*** Opening of Records for this task ***

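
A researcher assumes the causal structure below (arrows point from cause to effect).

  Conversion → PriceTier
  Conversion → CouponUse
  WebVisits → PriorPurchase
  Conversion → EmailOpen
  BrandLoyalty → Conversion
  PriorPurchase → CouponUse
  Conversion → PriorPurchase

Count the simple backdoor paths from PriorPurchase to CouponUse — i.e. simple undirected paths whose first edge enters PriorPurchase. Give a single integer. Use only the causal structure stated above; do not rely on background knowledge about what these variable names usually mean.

A backdoor path from PriorPurchase to CouponUse is any simple undirected path whose first edge points into PriorPurchase (i.e. leaves PriorPurchase via a parent).
Parents of PriorPurchase: {Conversion, WebVisits}.
Enumerating:
  P1: PriorPurchase <- Conversion -> CouponUse
That exhausts the simple backdoor paths. Count: 1.

1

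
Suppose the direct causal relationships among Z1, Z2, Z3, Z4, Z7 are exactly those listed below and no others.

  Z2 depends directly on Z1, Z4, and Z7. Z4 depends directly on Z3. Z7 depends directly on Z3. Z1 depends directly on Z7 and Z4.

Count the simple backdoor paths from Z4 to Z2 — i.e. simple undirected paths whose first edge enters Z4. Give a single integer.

A backdoor path from Z4 to Z2 is any simple undirected path whose first edge points into Z4 (i.e. leaves Z4 via a parent).
Parents of Z4: {Z3}.
Enumerating:
  P1: Z4 <- Z3 -> Z7 -> Z1 -> Z2
  P2: Z4 <- Z3 -> Z7 -> Z2
That exhausts the simple backdoor paths. Count: 2.

2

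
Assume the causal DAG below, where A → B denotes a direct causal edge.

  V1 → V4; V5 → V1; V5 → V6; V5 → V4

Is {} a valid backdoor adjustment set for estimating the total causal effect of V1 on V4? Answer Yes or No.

Backdoor paths from V1 to V4 (paths whose first edge points into V1):
  P1: V1 <- V5 -> V4
Condition 1 (no descendant of V1 in the set): holds — descendants of V1 are {V4}; none are in {}.
Condition 2 (every backdoor path blocked by {}):
  P1: open — no interior node is in the conditioning set.
{} does not satisfy the backdoor criterion.

No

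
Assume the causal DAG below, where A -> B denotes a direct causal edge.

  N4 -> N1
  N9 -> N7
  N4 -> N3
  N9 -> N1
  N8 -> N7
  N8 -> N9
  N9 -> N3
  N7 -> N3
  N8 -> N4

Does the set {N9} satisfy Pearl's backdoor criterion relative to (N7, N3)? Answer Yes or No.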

*** Close of Records for this task ***

• Problem statement:
Begin at the line that has "Count the simple backdoor paths from Z4" in the entries above; stop after the line that has "V1 → V4; V5 → V1; V5 → V6; V5 → V4". Transcribe exactly those lines and no others.

• Response below:
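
Count the simple backdoor paths from Z4 to Z2 — i.e. simple undirected paths whose first edge enters Z4. Give a single integer.

A backdoor path from Z4 to Z2 is any simple undirected path whose first edge points into Z4 (i.e. leaves Z4 via a parent).
Parents of Z4: {Z3}.
Enumerating:
  P1: Z4 <- Z3 -> Z7 -> Z1 -> Z2
  P2: Z4 <- Z3 -> Z7 -> Z2
That exhausts the simple backdoor paths. Count: 2.

2

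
Assume the causal DAG below, where A → B denotes a direct causal edge.

  V1 → V4; V5 → V1; V5 → V6; V5 → V4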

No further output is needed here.